WHAT THE TASK REQUIRES: Print the records below word for word, beginning with the first line and ending once the line containing "35.1, 19.7, 19.8, 12.3, 30.6, 24.7, 37.9, 1.7, 24.2" is printed.

PROVIDED RECORDS:

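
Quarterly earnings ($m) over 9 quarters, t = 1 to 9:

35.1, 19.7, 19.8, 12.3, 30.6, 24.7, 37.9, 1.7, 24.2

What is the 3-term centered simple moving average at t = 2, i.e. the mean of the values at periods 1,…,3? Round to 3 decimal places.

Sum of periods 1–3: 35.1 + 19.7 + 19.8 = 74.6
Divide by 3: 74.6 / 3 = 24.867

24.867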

OUTPUT FOR THIS TASK:
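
Quarterly earnings ($m) over 9 quarters, t = 1 to 9:

35.1, 19.7, 19.8, 12.3, 30.6, 24.7, 37.9, 1.7, 24.2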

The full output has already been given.